Stored items:
# # # #

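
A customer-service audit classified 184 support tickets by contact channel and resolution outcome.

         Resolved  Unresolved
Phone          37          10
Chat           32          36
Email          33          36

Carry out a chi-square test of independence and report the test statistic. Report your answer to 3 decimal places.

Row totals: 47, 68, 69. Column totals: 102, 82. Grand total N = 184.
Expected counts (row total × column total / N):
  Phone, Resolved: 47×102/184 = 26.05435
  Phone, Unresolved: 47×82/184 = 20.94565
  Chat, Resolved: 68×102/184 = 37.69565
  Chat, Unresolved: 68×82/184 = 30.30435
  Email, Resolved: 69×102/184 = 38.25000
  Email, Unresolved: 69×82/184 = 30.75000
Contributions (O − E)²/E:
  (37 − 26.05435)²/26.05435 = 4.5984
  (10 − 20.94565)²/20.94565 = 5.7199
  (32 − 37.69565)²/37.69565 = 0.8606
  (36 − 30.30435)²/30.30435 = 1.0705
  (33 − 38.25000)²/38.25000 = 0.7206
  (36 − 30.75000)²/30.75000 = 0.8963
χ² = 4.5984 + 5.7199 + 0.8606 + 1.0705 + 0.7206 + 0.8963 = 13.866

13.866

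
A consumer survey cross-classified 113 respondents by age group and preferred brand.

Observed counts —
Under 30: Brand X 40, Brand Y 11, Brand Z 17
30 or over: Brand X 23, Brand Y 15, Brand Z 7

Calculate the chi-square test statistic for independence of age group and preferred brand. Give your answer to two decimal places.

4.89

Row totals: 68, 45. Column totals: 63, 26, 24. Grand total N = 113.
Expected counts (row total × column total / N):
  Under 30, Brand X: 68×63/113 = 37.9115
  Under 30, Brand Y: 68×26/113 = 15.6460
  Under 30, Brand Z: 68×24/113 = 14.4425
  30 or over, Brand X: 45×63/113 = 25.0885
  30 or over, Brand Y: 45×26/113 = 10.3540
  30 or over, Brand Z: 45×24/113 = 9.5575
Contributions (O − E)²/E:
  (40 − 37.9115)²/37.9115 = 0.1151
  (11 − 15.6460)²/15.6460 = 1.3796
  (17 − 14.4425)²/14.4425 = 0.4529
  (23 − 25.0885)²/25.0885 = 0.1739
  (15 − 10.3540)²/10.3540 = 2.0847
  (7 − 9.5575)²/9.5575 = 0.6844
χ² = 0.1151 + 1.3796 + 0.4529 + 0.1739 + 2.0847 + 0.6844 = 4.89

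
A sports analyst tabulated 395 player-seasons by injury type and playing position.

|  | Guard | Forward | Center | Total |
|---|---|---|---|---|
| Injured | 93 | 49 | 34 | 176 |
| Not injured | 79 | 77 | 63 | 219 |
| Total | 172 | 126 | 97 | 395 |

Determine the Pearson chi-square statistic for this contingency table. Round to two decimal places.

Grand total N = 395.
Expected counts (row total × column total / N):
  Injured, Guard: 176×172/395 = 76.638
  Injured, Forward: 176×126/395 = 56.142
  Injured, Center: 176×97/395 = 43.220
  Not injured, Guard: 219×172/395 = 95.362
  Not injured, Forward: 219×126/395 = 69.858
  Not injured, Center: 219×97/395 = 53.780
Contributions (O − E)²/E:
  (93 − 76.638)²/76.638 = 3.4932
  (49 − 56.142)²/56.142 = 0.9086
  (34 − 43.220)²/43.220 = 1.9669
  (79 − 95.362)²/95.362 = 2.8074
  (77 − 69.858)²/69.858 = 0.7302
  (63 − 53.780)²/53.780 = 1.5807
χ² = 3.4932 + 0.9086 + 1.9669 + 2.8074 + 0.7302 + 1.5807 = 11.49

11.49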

# # # #

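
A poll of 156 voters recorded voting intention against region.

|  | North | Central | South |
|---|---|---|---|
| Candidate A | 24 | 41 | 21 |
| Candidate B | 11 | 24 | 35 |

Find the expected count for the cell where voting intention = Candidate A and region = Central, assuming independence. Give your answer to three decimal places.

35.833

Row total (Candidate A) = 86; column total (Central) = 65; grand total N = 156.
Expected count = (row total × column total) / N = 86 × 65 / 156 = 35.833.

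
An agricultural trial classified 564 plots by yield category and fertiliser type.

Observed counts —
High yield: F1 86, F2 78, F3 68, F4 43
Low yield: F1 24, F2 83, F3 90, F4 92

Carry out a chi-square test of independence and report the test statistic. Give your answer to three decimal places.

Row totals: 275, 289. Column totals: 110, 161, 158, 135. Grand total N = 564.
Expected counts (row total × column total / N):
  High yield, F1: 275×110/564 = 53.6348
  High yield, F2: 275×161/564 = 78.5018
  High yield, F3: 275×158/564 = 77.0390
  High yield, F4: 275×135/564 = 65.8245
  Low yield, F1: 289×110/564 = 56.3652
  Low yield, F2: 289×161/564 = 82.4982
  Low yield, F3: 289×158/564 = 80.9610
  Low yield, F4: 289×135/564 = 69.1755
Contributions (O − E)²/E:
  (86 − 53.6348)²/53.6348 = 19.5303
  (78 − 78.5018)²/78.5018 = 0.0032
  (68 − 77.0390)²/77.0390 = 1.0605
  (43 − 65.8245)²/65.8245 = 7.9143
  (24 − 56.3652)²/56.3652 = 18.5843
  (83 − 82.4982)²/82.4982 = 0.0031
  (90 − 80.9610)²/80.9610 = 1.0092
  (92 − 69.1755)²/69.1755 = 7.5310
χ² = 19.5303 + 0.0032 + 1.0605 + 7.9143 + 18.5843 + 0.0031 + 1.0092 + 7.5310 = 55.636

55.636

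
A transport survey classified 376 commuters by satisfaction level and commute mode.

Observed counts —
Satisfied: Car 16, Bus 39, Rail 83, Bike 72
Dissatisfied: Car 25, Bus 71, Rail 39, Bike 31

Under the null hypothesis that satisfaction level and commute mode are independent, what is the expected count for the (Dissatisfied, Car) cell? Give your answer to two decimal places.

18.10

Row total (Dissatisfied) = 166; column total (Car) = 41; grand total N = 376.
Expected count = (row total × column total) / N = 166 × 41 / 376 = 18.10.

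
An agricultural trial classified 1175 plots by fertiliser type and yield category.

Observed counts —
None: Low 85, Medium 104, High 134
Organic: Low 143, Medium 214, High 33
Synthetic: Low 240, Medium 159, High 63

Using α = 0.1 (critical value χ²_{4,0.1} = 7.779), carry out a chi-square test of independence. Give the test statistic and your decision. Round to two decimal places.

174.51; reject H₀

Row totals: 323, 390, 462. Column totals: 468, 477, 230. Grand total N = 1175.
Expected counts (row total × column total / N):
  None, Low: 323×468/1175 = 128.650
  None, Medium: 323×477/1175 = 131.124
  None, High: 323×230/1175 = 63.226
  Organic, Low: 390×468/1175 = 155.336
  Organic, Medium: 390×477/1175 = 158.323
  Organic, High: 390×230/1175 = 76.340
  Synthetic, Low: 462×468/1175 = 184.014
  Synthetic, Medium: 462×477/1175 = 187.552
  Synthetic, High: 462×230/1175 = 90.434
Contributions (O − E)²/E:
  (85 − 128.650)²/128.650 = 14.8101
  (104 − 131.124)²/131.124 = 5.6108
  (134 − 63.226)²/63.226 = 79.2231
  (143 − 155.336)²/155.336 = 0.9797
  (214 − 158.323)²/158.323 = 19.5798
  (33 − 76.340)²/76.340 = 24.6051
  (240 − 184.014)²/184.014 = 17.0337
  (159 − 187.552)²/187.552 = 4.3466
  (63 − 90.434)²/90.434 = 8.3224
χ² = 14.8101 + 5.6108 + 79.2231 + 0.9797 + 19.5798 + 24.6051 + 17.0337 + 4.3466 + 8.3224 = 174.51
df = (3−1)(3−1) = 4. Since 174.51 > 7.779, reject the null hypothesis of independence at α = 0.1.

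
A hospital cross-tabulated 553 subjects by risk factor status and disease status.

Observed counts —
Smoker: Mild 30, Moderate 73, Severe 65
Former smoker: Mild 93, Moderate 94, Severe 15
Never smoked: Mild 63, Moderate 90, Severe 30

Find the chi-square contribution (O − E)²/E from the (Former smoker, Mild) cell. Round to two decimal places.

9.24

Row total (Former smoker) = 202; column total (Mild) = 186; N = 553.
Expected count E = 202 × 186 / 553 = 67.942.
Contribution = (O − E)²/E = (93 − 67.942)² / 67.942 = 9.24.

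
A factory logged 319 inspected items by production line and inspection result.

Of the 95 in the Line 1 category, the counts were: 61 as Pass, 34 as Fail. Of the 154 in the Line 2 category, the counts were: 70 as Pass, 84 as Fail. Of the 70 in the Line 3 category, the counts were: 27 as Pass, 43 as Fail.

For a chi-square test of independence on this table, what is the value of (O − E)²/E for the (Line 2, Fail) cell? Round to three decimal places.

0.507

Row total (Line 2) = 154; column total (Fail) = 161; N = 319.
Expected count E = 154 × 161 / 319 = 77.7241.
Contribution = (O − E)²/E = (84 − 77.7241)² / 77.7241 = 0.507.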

# # # #

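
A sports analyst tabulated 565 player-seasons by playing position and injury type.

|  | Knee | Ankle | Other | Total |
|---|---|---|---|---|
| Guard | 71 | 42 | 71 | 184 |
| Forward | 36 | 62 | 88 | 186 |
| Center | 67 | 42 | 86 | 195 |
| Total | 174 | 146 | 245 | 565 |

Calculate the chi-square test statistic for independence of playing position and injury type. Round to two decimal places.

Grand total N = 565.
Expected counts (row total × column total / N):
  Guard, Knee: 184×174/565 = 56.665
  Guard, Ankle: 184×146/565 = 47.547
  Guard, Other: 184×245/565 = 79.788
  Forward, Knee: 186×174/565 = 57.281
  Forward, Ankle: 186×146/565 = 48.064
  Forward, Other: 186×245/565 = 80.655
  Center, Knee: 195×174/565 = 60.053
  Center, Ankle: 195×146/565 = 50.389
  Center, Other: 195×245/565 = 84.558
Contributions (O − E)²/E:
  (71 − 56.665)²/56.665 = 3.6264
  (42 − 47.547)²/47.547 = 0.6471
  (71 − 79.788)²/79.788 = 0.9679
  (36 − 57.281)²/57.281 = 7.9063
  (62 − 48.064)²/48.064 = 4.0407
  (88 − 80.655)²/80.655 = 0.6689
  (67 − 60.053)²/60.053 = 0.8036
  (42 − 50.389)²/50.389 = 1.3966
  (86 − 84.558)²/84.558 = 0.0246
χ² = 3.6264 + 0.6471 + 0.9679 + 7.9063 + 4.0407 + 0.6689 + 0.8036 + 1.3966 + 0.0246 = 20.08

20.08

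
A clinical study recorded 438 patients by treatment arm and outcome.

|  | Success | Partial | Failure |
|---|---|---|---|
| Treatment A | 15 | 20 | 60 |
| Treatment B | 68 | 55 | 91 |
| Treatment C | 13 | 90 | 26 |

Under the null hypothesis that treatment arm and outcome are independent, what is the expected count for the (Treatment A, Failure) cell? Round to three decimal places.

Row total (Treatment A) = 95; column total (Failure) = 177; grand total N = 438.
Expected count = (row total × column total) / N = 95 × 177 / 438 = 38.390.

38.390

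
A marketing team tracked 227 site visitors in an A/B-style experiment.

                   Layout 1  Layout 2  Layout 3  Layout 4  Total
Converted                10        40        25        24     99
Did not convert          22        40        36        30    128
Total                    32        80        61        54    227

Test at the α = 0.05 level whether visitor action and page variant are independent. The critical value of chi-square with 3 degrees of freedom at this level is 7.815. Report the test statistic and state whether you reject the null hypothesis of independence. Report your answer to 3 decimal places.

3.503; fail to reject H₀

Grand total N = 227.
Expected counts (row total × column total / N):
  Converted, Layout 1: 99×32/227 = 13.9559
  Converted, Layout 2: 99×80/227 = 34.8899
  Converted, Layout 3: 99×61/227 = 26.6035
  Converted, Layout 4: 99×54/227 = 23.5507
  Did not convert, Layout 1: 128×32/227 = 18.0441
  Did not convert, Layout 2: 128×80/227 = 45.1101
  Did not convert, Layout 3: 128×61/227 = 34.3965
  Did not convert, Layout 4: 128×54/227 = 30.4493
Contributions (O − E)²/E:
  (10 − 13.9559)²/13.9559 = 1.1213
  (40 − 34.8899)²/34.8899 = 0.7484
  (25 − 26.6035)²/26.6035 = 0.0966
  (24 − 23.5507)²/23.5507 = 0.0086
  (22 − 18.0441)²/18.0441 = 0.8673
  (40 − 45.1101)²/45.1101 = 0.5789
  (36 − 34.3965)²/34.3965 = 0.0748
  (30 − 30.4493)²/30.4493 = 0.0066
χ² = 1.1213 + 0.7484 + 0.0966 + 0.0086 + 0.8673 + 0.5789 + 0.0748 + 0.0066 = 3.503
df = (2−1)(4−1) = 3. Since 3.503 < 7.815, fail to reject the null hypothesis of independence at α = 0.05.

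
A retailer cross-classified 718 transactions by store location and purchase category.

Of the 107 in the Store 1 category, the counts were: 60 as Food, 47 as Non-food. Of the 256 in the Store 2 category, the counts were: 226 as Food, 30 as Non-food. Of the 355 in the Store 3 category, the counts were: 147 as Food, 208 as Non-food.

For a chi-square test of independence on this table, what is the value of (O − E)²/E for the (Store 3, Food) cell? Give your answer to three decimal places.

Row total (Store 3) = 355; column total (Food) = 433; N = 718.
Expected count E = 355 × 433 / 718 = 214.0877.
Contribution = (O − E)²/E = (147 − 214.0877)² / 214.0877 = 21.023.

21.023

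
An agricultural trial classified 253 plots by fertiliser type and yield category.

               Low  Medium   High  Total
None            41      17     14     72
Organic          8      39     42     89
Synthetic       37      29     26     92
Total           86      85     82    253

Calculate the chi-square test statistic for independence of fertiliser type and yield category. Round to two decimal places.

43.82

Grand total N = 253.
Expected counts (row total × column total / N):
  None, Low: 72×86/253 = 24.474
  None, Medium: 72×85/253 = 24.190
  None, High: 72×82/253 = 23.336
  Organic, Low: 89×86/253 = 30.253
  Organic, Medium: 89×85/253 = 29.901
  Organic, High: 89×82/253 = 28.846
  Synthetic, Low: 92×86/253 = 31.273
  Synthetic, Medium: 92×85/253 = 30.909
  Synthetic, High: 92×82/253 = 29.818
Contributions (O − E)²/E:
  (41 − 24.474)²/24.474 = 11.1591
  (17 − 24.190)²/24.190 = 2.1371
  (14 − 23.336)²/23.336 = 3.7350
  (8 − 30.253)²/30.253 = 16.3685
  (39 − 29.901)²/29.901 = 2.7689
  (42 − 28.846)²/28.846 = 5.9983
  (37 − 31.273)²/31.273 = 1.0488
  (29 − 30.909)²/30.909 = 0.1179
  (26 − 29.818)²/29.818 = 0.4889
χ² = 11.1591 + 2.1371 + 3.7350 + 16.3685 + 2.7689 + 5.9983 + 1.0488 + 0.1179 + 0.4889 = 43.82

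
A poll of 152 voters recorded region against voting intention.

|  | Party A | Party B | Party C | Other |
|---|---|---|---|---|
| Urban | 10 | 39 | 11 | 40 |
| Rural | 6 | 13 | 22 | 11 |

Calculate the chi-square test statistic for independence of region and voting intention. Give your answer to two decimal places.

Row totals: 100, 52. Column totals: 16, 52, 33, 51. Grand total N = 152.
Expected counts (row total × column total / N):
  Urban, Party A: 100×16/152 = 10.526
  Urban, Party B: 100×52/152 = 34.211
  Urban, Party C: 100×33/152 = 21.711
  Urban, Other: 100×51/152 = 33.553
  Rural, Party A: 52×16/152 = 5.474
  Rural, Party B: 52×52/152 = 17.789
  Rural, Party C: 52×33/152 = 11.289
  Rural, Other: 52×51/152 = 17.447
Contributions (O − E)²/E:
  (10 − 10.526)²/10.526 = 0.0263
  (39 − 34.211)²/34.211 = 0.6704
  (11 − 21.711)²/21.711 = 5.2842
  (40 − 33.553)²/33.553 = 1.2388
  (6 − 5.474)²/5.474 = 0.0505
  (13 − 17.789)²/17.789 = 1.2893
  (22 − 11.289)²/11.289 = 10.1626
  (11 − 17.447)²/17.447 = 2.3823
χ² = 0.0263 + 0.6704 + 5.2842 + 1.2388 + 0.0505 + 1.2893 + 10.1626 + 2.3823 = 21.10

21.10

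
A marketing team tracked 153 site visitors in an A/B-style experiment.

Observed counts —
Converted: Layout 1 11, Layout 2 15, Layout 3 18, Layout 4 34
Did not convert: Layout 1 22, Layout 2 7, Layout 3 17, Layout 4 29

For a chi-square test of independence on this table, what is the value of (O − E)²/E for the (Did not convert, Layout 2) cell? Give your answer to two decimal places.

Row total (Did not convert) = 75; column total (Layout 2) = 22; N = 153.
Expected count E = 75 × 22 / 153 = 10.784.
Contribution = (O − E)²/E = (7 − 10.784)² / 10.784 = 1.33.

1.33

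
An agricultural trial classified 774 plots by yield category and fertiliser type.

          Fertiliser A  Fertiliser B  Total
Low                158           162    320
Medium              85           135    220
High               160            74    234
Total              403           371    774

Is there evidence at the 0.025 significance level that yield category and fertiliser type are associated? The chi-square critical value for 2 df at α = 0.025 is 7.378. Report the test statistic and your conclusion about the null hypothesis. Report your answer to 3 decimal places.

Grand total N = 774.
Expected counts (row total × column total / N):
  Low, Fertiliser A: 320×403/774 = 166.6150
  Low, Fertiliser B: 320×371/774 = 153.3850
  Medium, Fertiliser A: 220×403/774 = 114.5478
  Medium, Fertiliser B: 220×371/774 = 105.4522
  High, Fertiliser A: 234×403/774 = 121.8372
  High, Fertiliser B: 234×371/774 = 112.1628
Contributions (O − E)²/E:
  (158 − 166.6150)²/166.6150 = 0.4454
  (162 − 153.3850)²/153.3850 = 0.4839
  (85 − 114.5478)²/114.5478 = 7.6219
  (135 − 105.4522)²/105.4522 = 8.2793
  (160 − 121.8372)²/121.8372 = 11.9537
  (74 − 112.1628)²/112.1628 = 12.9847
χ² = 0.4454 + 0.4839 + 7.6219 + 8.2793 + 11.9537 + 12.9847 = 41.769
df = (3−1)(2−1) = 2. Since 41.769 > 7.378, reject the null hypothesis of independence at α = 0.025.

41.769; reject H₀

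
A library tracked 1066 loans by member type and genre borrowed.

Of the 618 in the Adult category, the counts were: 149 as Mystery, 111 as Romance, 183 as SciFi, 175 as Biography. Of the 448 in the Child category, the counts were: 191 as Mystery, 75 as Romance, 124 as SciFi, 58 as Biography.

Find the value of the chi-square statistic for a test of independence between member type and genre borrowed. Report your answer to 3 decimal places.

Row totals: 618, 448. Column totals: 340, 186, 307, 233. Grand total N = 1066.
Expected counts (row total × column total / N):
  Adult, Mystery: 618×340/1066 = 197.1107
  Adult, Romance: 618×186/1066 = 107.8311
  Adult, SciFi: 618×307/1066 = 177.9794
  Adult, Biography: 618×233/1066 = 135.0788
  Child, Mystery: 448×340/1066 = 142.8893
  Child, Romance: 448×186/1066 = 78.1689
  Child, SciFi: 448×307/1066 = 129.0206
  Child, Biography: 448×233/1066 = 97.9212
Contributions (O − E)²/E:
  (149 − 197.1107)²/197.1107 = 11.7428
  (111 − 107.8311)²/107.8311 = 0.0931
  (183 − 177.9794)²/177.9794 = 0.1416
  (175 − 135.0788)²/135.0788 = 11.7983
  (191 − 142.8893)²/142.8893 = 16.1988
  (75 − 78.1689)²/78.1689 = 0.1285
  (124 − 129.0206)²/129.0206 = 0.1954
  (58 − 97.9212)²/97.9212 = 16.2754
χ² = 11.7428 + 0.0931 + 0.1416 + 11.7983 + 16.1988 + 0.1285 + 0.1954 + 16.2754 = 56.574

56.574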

# # # #

● Required work:
A single figure is required: the number of lines above in which the string "Bike" appears.

● Expected output:
2